»»
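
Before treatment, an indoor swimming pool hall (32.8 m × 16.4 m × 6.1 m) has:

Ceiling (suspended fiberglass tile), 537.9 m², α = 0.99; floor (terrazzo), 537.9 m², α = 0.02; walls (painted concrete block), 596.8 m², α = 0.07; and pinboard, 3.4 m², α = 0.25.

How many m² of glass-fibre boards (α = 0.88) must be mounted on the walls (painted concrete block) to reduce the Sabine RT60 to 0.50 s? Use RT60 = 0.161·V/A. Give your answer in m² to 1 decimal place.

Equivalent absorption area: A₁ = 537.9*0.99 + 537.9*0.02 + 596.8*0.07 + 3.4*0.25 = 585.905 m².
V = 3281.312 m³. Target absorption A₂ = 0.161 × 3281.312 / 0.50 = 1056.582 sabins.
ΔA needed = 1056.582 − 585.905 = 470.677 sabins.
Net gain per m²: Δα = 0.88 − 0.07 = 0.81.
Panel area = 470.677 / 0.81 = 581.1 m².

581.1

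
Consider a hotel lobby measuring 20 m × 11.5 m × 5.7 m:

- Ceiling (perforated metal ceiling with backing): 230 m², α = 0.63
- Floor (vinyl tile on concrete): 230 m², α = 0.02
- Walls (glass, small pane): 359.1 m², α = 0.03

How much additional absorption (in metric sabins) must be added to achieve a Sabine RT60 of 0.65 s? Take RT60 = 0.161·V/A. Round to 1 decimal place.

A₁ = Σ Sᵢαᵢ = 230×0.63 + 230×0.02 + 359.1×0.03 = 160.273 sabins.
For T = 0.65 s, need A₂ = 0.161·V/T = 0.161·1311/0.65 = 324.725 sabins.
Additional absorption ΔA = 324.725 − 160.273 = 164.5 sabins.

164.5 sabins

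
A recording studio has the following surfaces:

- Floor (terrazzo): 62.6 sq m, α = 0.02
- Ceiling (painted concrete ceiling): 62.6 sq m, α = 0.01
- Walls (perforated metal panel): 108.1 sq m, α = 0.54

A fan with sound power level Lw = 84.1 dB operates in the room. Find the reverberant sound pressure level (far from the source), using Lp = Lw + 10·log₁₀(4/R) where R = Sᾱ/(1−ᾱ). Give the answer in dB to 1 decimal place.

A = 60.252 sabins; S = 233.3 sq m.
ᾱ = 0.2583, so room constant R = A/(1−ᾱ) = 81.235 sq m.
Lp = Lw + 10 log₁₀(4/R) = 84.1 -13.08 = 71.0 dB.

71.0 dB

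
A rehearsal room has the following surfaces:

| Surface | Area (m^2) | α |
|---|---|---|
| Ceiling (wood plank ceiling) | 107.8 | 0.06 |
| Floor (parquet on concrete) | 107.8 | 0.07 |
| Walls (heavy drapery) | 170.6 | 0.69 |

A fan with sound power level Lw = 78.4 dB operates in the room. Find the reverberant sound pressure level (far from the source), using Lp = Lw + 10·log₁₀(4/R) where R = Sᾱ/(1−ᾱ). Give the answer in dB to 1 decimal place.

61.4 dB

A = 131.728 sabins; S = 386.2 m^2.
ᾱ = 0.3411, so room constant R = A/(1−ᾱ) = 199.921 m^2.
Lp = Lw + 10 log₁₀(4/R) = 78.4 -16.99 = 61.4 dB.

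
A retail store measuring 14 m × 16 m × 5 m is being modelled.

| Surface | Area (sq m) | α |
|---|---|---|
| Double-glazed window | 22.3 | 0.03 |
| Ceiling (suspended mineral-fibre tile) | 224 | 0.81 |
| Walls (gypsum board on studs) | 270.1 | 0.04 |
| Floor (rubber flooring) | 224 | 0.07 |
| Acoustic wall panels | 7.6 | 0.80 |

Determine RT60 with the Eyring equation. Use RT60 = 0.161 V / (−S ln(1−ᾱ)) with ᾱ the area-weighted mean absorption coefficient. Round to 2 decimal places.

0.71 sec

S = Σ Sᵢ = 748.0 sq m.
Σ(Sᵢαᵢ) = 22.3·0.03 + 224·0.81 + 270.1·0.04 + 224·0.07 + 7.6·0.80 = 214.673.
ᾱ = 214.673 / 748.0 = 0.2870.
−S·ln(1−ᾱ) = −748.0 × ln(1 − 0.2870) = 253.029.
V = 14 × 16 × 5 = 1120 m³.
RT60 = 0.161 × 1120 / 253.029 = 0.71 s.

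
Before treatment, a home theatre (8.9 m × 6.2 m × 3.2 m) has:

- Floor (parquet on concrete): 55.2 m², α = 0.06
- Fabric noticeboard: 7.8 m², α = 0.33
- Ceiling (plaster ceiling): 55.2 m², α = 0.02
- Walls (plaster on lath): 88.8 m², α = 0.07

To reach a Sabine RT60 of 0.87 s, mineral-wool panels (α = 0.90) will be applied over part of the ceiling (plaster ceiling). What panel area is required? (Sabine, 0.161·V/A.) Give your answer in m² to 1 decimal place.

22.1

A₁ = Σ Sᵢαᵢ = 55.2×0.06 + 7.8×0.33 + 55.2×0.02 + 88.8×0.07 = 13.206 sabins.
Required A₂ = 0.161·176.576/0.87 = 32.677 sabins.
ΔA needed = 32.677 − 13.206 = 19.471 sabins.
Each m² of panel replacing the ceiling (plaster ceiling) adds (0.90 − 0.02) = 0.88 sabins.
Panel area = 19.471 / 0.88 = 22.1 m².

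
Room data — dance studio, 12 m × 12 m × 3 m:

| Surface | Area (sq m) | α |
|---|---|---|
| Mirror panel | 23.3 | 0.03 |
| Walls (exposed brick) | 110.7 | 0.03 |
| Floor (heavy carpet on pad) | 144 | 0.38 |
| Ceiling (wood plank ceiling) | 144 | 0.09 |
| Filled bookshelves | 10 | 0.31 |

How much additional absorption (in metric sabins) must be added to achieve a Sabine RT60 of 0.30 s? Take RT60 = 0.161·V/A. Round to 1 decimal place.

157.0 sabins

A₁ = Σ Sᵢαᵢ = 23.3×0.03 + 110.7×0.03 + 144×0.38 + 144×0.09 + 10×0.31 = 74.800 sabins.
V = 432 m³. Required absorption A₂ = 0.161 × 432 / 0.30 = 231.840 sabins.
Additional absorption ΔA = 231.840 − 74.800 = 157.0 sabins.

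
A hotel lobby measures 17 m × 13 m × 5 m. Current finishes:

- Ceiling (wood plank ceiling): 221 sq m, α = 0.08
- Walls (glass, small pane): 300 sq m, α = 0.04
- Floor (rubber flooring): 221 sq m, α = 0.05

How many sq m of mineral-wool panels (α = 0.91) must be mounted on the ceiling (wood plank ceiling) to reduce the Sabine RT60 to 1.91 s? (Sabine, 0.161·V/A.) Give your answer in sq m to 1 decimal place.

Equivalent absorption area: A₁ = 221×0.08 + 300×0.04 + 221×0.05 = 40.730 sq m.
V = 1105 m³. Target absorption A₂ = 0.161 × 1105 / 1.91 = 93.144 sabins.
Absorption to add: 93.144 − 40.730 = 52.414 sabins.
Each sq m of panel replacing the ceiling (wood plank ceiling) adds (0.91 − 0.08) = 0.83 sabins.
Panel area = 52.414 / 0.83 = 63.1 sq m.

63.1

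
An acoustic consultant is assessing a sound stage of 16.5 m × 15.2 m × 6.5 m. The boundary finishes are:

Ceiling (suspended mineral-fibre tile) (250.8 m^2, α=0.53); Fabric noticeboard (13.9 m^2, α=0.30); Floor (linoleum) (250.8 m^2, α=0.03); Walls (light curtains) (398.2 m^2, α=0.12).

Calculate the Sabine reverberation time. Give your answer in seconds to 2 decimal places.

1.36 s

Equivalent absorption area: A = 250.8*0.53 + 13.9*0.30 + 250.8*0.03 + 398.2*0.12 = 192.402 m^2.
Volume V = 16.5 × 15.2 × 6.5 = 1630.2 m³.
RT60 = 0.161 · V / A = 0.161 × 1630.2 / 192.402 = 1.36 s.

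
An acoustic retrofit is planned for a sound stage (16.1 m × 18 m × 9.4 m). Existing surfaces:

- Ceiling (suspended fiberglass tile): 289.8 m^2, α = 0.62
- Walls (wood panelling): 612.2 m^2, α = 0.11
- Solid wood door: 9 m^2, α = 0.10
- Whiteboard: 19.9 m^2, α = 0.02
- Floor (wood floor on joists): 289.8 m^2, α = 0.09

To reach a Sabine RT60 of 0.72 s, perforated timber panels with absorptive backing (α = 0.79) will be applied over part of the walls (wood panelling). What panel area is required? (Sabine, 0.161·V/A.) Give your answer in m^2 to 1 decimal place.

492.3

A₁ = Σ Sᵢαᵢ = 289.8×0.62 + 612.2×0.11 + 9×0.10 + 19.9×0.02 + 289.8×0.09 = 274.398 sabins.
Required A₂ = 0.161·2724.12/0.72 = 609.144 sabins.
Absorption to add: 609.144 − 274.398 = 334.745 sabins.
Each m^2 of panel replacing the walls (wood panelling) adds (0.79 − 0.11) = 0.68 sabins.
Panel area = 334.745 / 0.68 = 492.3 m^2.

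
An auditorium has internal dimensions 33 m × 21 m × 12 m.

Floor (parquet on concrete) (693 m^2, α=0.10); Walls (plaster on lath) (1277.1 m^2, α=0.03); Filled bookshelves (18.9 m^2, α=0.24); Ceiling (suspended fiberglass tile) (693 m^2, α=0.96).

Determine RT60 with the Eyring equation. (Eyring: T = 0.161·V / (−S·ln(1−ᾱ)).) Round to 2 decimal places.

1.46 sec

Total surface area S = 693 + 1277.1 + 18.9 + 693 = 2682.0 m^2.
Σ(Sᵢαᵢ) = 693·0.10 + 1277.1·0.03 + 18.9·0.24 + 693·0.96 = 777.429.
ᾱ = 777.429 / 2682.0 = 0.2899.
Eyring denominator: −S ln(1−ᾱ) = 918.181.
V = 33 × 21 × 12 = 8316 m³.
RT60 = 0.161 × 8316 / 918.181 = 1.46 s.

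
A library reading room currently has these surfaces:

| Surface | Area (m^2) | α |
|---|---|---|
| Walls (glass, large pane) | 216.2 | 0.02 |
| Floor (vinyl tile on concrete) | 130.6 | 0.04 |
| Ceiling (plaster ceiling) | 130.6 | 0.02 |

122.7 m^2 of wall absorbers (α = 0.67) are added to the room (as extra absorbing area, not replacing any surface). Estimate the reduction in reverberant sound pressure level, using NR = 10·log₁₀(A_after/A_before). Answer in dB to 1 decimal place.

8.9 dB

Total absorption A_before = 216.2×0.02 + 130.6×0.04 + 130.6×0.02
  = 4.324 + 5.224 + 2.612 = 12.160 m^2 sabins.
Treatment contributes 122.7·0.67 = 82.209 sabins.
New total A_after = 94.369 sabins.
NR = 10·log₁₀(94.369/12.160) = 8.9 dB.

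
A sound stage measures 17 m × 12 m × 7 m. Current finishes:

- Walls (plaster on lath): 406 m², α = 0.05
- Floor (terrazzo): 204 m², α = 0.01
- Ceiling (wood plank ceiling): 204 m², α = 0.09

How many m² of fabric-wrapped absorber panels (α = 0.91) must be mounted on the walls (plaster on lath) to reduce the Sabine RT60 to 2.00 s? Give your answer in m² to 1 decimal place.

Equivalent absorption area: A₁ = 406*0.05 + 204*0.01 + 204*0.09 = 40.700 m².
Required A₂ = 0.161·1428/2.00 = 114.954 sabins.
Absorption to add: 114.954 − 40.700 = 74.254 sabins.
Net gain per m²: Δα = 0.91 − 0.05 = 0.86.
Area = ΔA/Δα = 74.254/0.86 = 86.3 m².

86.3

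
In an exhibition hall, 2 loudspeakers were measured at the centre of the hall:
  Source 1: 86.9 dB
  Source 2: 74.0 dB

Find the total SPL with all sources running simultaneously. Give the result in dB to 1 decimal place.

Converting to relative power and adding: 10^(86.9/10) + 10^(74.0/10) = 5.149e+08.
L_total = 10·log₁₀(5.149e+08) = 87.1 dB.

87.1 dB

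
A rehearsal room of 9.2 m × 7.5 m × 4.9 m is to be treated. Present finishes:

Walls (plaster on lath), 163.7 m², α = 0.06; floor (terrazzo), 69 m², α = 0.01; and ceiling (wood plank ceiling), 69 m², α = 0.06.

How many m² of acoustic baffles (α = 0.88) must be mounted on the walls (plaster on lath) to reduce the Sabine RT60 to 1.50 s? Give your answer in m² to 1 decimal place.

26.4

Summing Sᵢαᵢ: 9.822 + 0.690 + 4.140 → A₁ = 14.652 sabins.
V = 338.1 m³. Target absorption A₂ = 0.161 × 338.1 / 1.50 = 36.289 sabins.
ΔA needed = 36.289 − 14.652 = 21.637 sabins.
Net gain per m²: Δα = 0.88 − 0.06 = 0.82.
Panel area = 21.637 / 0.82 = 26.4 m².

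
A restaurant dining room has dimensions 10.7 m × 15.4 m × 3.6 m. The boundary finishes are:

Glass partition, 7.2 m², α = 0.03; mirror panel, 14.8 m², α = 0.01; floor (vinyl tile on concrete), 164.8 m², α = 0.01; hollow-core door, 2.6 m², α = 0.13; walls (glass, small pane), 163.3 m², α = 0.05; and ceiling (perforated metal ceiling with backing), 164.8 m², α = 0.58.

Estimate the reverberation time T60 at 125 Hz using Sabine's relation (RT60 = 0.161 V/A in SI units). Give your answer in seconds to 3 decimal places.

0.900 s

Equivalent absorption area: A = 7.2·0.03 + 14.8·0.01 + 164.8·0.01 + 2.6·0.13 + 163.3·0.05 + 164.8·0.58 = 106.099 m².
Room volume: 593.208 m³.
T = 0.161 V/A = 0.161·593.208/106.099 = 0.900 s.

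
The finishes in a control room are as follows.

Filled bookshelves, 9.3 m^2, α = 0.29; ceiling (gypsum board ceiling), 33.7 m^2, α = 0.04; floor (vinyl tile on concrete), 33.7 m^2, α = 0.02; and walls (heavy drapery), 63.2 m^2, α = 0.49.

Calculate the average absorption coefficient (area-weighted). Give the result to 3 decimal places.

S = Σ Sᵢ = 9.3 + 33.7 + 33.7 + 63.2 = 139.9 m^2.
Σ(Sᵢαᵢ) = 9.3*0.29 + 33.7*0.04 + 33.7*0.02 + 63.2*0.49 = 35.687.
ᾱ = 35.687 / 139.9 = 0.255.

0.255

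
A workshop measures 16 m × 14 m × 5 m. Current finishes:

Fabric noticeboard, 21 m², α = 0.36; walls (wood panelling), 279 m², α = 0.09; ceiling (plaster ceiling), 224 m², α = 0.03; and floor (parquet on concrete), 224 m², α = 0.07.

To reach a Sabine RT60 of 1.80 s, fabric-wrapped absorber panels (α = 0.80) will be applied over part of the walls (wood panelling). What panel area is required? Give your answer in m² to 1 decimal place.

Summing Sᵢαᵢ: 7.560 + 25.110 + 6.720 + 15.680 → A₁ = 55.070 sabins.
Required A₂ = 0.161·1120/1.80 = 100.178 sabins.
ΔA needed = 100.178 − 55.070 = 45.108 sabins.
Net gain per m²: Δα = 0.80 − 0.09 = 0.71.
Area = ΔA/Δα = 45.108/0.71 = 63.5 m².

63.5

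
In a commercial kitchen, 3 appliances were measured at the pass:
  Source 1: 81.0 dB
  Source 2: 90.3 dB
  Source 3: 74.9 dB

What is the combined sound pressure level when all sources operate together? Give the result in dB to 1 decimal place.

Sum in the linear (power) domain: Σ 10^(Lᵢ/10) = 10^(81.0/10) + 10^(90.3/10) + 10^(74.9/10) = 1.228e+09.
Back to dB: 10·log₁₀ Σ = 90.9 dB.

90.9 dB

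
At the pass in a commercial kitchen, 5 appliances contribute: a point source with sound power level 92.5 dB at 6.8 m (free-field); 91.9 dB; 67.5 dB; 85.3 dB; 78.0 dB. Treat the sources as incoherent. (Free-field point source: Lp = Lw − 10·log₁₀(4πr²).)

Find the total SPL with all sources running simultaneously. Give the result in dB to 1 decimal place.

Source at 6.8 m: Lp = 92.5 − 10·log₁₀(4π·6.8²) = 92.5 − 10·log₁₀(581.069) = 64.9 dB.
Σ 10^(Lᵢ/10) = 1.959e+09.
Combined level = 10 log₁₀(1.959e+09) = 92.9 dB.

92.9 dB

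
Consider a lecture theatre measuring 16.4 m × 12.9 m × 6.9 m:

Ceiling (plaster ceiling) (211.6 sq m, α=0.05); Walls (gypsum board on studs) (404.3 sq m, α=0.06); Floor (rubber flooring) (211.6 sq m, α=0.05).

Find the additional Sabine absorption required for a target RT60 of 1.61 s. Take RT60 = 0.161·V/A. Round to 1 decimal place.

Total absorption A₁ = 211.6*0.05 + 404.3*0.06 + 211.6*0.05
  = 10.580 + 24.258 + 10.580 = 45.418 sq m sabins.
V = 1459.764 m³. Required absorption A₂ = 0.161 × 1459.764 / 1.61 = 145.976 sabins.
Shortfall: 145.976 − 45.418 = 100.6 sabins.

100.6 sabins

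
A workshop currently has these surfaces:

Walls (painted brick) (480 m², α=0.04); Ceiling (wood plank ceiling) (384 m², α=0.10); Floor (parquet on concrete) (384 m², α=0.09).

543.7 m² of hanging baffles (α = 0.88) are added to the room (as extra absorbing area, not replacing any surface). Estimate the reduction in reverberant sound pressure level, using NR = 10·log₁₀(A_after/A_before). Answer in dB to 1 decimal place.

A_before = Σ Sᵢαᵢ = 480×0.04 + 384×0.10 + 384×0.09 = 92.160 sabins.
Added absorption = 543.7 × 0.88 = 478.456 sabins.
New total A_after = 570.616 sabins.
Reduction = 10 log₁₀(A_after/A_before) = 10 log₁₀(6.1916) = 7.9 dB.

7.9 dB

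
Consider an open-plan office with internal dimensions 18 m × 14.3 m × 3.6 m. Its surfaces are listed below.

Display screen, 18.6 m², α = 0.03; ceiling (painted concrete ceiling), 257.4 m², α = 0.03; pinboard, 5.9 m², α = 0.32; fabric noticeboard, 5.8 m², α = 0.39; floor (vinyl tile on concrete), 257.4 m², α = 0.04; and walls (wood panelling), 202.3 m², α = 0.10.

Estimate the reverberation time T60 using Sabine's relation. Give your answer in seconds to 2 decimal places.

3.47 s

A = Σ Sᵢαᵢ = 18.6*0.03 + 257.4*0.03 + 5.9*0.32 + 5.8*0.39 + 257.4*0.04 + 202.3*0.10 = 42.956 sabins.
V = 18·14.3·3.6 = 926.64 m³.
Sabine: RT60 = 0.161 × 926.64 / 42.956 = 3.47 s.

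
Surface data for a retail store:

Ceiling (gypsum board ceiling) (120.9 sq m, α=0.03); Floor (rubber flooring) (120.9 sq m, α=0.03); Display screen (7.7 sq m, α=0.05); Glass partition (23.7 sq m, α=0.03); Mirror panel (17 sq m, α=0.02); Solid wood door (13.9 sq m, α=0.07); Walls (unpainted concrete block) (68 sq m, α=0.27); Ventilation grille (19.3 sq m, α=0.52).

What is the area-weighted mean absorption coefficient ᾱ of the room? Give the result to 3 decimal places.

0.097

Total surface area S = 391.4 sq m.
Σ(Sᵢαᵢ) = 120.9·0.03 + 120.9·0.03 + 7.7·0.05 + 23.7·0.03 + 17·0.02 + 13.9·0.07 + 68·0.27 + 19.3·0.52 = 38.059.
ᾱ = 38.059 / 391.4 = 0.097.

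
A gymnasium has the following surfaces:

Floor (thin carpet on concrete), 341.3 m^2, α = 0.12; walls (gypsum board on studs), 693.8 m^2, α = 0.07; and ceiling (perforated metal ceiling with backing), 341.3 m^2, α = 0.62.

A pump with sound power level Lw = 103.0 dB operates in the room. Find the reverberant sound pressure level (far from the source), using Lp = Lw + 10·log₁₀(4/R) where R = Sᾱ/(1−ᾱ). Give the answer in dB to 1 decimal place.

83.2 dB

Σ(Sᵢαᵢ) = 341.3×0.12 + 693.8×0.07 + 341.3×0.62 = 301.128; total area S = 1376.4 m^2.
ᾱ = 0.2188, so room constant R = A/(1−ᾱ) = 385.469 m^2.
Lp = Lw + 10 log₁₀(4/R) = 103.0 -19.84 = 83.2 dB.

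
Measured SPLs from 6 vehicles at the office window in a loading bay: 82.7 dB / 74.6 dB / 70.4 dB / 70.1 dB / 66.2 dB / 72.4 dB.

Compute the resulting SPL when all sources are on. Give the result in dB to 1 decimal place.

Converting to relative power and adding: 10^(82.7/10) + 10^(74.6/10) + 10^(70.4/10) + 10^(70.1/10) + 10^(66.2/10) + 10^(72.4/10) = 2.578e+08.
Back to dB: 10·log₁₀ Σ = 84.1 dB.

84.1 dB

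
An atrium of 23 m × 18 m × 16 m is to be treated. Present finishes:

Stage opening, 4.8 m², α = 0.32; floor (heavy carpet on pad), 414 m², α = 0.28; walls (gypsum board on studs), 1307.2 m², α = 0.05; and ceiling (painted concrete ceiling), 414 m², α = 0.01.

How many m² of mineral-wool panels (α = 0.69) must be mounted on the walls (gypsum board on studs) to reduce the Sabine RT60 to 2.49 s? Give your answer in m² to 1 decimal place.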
««
## TASK TO COMPLETE:
All lines in the data above from the one with "A restaurant dining" through the one with "Glass partition, 7.2" must be repeated exactly, and no others.

## TASK OUTPUT:
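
A restaurant dining room has dimensions 10.7 m × 15.4 m × 3.6 m. The boundary finishes are:

Glass partition, 7.2 m², α = 0.03; mirror panel, 14.8 m², α = 0.01; floor (vinyl tile on concrete), 164.8 m², α = 0.01; hollow-core door, 2.6 m², α = 0.13; walls (glass, small pane), 163.3 m², α = 0.05; and ceiling (perforated metal ceiling with backing), 164.8 m², α = 0.58.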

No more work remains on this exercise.